→ Saved entries
------
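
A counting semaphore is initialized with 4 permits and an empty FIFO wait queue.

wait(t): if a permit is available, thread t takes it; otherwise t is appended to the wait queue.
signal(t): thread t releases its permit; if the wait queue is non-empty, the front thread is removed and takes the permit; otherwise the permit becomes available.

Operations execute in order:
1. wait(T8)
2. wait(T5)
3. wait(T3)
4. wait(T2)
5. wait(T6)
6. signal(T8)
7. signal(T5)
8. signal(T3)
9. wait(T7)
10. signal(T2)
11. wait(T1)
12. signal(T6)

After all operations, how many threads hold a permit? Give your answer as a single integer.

Step 1: wait(T8) -> count=3 queue=[] holders={T8}
Step 2: wait(T5) -> count=2 queue=[] holders={T5,T8}
Step 3: wait(T3) -> count=1 queue=[] holders={T3,T5,T8}
Step 4: wait(T2) -> count=0 queue=[] holders={T2,T3,T5,T8}
Step 5: wait(T6) -> count=0 queue=[T6] holders={T2,T3,T5,T8}
Step 6: signal(T8) -> count=0 queue=[] holders={T2,T3,T5,T6}
Step 7: signal(T5) -> count=1 queue=[] holders={T2,T3,T6}
Step 8: signal(T3) -> count=2 queue=[] holders={T2,T6}
Step 9: wait(T7) -> count=1 queue=[] holders={T2,T6,T7}
Step 10: signal(T2) -> count=2 queue=[] holders={T6,T7}
Step 11: wait(T1) -> count=1 queue=[] holders={T1,T6,T7}
Step 12: signal(T6) -> count=2 queue=[] holders={T1,T7}
Final holders: {T1,T7} -> 2 thread(s)

Answer: 2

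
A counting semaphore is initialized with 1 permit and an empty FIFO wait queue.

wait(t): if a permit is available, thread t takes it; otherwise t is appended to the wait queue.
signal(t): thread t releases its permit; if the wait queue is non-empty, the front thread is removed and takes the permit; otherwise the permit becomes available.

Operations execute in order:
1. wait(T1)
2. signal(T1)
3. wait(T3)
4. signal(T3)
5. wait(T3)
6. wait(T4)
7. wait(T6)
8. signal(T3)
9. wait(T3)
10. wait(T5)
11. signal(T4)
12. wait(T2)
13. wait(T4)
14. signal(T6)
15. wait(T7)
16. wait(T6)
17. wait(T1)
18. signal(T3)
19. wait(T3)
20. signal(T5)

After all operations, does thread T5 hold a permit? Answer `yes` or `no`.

Answer: no

Derivation:
Step 1: wait(T1) -> count=0 queue=[] holders={T1}
Step 2: signal(T1) -> count=1 queue=[] holders={none}
Step 3: wait(T3) -> count=0 queue=[] holders={T3}
Step 4: signal(T3) -> count=1 queue=[] holders={none}
Step 5: wait(T3) -> count=0 queue=[] holders={T3}
Step 6: wait(T4) -> count=0 queue=[T4] holders={T3}
Step 7: wait(T6) -> count=0 queue=[T4,T6] holders={T3}
Step 8: signal(T3) -> count=0 queue=[T6] holders={T4}
Step 9: wait(T3) -> count=0 queue=[T6,T3] holders={T4}
Step 10: wait(T5) -> count=0 queue=[T6,T3,T5] holders={T4}
Step 11: signal(T4) -> count=0 queue=[T3,T5] holders={T6}
Step 12: wait(T2) -> count=0 queue=[T3,T5,T2] holders={T6}
Step 13: wait(T4) -> count=0 queue=[T3,T5,T2,T4] holders={T6}
Step 14: signal(T6) -> count=0 queue=[T5,T2,T4] holders={T3}
Step 15: wait(T7) -> count=0 queue=[T5,T2,T4,T7] holders={T3}
Step 16: wait(T6) -> count=0 queue=[T5,T2,T4,T7,T6] holders={T3}
Step 17: wait(T1) -> count=0 queue=[T5,T2,T4,T7,T6,T1] holders={T3}
Step 18: signal(T3) -> count=0 queue=[T2,T4,T7,T6,T1] holders={T5}
Step 19: wait(T3) -> count=0 queue=[T2,T4,T7,T6,T1,T3] holders={T5}
Step 20: signal(T5) -> count=0 queue=[T4,T7,T6,T1,T3] holders={T2}
Final holders: {T2} -> T5 not in holders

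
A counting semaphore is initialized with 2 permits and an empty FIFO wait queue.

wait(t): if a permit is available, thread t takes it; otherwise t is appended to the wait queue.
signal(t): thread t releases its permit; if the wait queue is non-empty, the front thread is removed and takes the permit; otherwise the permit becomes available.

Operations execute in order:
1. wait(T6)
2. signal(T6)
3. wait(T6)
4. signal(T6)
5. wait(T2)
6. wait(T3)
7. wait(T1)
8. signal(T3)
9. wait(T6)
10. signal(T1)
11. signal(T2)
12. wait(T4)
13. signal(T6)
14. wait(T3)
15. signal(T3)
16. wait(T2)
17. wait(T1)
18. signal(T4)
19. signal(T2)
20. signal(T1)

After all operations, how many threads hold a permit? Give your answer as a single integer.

Step 1: wait(T6) -> count=1 queue=[] holders={T6}
Step 2: signal(T6) -> count=2 queue=[] holders={none}
Step 3: wait(T6) -> count=1 queue=[] holders={T6}
Step 4: signal(T6) -> count=2 queue=[] holders={none}
Step 5: wait(T2) -> count=1 queue=[] holders={T2}
Step 6: wait(T3) -> count=0 queue=[] holders={T2,T3}
Step 7: wait(T1) -> count=0 queue=[T1] holders={T2,T3}
Step 8: signal(T3) -> count=0 queue=[] holders={T1,T2}
Step 9: wait(T6) -> count=0 queue=[T6] holders={T1,T2}
Step 10: signal(T1) -> count=0 queue=[] holders={T2,T6}
Step 11: signal(T2) -> count=1 queue=[] holders={T6}
Step 12: wait(T4) -> count=0 queue=[] holders={T4,T6}
Step 13: signal(T6) -> count=1 queue=[] holders={T4}
Step 14: wait(T3) -> count=0 queue=[] holders={T3,T4}
Step 15: signal(T3) -> count=1 queue=[] holders={T4}
Step 16: wait(T2) -> count=0 queue=[] holders={T2,T4}
Step 17: wait(T1) -> count=0 queue=[T1] holders={T2,T4}
Step 18: signal(T4) -> count=0 queue=[] holders={T1,T2}
Step 19: signal(T2) -> count=1 queue=[] holders={T1}
Step 20: signal(T1) -> count=2 queue=[] holders={none}
Final holders: {none} -> 0 thread(s)

Answer: 0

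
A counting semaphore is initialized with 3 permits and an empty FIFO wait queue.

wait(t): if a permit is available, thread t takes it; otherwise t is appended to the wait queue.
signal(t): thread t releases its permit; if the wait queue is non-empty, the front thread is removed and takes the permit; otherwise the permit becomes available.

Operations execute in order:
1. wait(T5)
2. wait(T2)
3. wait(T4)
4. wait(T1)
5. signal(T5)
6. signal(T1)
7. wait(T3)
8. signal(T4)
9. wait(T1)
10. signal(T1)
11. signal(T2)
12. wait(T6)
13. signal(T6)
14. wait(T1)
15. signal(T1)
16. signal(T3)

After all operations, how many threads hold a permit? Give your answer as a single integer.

Step 1: wait(T5) -> count=2 queue=[] holders={T5}
Step 2: wait(T2) -> count=1 queue=[] holders={T2,T5}
Step 3: wait(T4) -> count=0 queue=[] holders={T2,T4,T5}
Step 4: wait(T1) -> count=0 queue=[T1] holders={T2,T4,T5}
Step 5: signal(T5) -> count=0 queue=[] holders={T1,T2,T4}
Step 6: signal(T1) -> count=1 queue=[] holders={T2,T4}
Step 7: wait(T3) -> count=0 queue=[] holders={T2,T3,T4}
Step 8: signal(T4) -> count=1 queue=[] holders={T2,T3}
Step 9: wait(T1) -> count=0 queue=[] holders={T1,T2,T3}
Step 10: signal(T1) -> count=1 queue=[] holders={T2,T3}
Step 11: signal(T2) -> count=2 queue=[] holders={T3}
Step 12: wait(T6) -> count=1 queue=[] holders={T3,T6}
Step 13: signal(T6) -> count=2 queue=[] holders={T3}
Step 14: wait(T1) -> count=1 queue=[] holders={T1,T3}
Step 15: signal(T1) -> count=2 queue=[] holders={T3}
Step 16: signal(T3) -> count=3 queue=[] holders={none}
Final holders: {none} -> 0 thread(s)

Answer: 0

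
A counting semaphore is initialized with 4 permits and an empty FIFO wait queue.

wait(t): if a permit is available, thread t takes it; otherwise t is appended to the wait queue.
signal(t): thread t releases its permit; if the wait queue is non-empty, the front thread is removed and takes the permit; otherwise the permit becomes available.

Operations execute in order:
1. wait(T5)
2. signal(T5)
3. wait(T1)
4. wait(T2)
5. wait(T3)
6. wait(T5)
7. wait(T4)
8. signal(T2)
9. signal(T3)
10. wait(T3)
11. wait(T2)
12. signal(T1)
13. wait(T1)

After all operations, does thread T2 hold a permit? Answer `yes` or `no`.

Answer: yes

Derivation:
Step 1: wait(T5) -> count=3 queue=[] holders={T5}
Step 2: signal(T5) -> count=4 queue=[] holders={none}
Step 3: wait(T1) -> count=3 queue=[] holders={T1}
Step 4: wait(T2) -> count=2 queue=[] holders={T1,T2}
Step 5: wait(T3) -> count=1 queue=[] holders={T1,T2,T3}
Step 6: wait(T5) -> count=0 queue=[] holders={T1,T2,T3,T5}
Step 7: wait(T4) -> count=0 queue=[T4] holders={T1,T2,T3,T5}
Step 8: signal(T2) -> count=0 queue=[] holders={T1,T3,T4,T5}
Step 9: signal(T3) -> count=1 queue=[] holders={T1,T4,T5}
Step 10: wait(T3) -> count=0 queue=[] holders={T1,T3,T4,T5}
Step 11: wait(T2) -> count=0 queue=[T2] holders={T1,T3,T4,T5}
Step 12: signal(T1) -> count=0 queue=[] holders={T2,T3,T4,T5}
Step 13: wait(T1) -> count=0 queue=[T1] holders={T2,T3,T4,T5}
Final holders: {T2,T3,T4,T5} -> T2 in holders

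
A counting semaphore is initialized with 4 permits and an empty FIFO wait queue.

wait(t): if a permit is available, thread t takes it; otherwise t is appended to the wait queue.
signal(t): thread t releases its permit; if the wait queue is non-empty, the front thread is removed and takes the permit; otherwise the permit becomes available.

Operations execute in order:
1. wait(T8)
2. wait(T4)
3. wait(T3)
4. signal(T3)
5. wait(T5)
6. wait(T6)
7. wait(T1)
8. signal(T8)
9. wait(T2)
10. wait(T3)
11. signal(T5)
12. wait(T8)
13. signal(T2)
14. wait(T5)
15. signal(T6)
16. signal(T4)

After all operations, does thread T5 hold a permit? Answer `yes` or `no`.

Step 1: wait(T8) -> count=3 queue=[] holders={T8}
Step 2: wait(T4) -> count=2 queue=[] holders={T4,T8}
Step 3: wait(T3) -> count=1 queue=[] holders={T3,T4,T8}
Step 4: signal(T3) -> count=2 queue=[] holders={T4,T8}
Step 5: wait(T5) -> count=1 queue=[] holders={T4,T5,T8}
Step 6: wait(T6) -> count=0 queue=[] holders={T4,T5,T6,T8}
Step 7: wait(T1) -> count=0 queue=[T1] holders={T4,T5,T6,T8}
Step 8: signal(T8) -> count=0 queue=[] holders={T1,T4,T5,T6}
Step 9: wait(T2) -> count=0 queue=[T2] holders={T1,T4,T5,T6}
Step 10: wait(T3) -> count=0 queue=[T2,T3] holders={T1,T4,T5,T6}
Step 11: signal(T5) -> count=0 queue=[T3] holders={T1,T2,T4,T6}
Step 12: wait(T8) -> count=0 queue=[T3,T8] holders={T1,T2,T4,T6}
Step 13: signal(T2) -> count=0 queue=[T8] holders={T1,T3,T4,T6}
Step 14: wait(T5) -> count=0 queue=[T8,T5] holders={T1,T3,T4,T6}
Step 15: signal(T6) -> count=0 queue=[T5] holders={T1,T3,T4,T8}
Step 16: signal(T4) -> count=0 queue=[] holders={T1,T3,T5,T8}
Final holders: {T1,T3,T5,T8} -> T5 in holders

Answer: yes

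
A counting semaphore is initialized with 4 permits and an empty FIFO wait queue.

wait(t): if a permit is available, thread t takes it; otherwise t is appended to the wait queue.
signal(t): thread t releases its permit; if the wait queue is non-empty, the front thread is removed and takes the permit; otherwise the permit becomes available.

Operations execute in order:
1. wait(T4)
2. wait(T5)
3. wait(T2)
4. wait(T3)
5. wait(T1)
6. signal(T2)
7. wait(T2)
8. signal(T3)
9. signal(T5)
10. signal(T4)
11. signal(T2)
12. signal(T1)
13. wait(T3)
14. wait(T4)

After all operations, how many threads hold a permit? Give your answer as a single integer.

Step 1: wait(T4) -> count=3 queue=[] holders={T4}
Step 2: wait(T5) -> count=2 queue=[] holders={T4,T5}
Step 3: wait(T2) -> count=1 queue=[] holders={T2,T4,T5}
Step 4: wait(T3) -> count=0 queue=[] holders={T2,T3,T4,T5}
Step 5: wait(T1) -> count=0 queue=[T1] holders={T2,T3,T4,T5}
Step 6: signal(T2) -> count=0 queue=[] holders={T1,T3,T4,T5}
Step 7: wait(T2) -> count=0 queue=[T2] holders={T1,T3,T4,T5}
Step 8: signal(T3) -> count=0 queue=[] holders={T1,T2,T4,T5}
Step 9: signal(T5) -> count=1 queue=[] holders={T1,T2,T4}
Step 10: signal(T4) -> count=2 queue=[] holders={T1,T2}
Step 11: signal(T2) -> count=3 queue=[] holders={T1}
Step 12: signal(T1) -> count=4 queue=[] holders={none}
Step 13: wait(T3) -> count=3 queue=[] holders={T3}
Step 14: wait(T4) -> count=2 queue=[] holders={T3,T4}
Final holders: {T3,T4} -> 2 thread(s)

Answer: 2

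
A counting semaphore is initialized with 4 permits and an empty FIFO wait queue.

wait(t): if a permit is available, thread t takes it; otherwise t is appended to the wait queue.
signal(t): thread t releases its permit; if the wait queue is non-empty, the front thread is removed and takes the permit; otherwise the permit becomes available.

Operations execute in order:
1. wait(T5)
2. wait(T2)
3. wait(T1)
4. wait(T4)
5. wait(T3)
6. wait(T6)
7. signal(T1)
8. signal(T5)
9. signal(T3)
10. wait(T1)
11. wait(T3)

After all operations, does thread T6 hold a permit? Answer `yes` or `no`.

Answer: yes

Derivation:
Step 1: wait(T5) -> count=3 queue=[] holders={T5}
Step 2: wait(T2) -> count=2 queue=[] holders={T2,T5}
Step 3: wait(T1) -> count=1 queue=[] holders={T1,T2,T5}
Step 4: wait(T4) -> count=0 queue=[] holders={T1,T2,T4,T5}
Step 5: wait(T3) -> count=0 queue=[T3] holders={T1,T2,T4,T5}
Step 6: wait(T6) -> count=0 queue=[T3,T6] holders={T1,T2,T4,T5}
Step 7: signal(T1) -> count=0 queue=[T6] holders={T2,T3,T4,T5}
Step 8: signal(T5) -> count=0 queue=[] holders={T2,T3,T4,T6}
Step 9: signal(T3) -> count=1 queue=[] holders={T2,T4,T6}
Step 10: wait(T1) -> count=0 queue=[] holders={T1,T2,T4,T6}
Step 11: wait(T3) -> count=0 queue=[T3] holders={T1,T2,T4,T6}
Final holders: {T1,T2,T4,T6} -> T6 in holders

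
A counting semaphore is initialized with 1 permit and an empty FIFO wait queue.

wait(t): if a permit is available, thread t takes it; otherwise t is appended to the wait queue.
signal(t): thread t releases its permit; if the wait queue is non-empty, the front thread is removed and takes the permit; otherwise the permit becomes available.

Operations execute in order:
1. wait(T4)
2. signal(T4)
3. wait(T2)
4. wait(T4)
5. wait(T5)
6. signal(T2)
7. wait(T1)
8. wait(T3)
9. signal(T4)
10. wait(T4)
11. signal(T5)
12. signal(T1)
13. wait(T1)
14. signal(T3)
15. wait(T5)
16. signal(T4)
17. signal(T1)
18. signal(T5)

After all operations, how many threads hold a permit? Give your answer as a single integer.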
------
Copy out, exactly and alone, the lines of the entries above between the ones holding "12. signal(T6)" and "20. signal(T5)", inclusive.

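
12. signal(T6)

After all operations, how many threads hold a permit? Give your answer as a single integer.

Step 1: wait(T8) -> count=3 queue=[] holders={T8}
Step 2: wait(T5) -> count=2 queue=[] holders={T5,T8}
Step 3: wait(T3) -> count=1 queue=[] holders={T3,T5,T8}
Step 4: wait(T2) -> count=0 queue=[] holders={T2,T3,T5,T8}
Step 5: wait(T6) -> count=0 queue=[T6] holders={T2,T3,T5,T8}
Step 6: signal(T8) -> count=0 queue=[] holders={T2,T3,T5,T6}
Step 7: signal(T5) -> count=1 queue=[] holders={T2,T3,T6}
Step 8: signal(T3) -> count=2 queue=[] holders={T2,T6}
Step 9: wait(T7) -> count=1 queue=[] holders={T2,T6,T7}
Step 10: signal(T2) -> count=2 queue=[] holders={T6,T7}
Step 11: wait(T1) -> count=1 queue=[] holders={T1,T6,T7}
Step 12: signal(T6) -> count=2 queue=[] holders={T1,T7}
Final holders: {T1,T7} -> 2 thread(s)

Answer: 2

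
A counting semaphore is initialized with 1 permit and an empty FIFO wait queue.

wait(t): if a permit is available, thread t takes it; otherwise t is appended to the wait queue.
signal(t): thread t releases its permit; if the wait queue is non-empty, the front thread is removed and takes the permit; otherwise the permit becomes available.

Operations execute in order:
1. wait(T1)
2. signal(T1)
3. wait(T3)
4. signal(T3)
5. wait(T3)
6. wait(T4)
7. wait(T6)
8. signal(T3)
9. wait(T3)
10. wait(T5)
11. signal(T4)
12. wait(T2)
13. wait(T4)
14. signal(T6)
15. wait(T7)
16. wait(T6)
17. wait(T1)
18. signal(T3)
19. wait(T3)
20. signal(T5)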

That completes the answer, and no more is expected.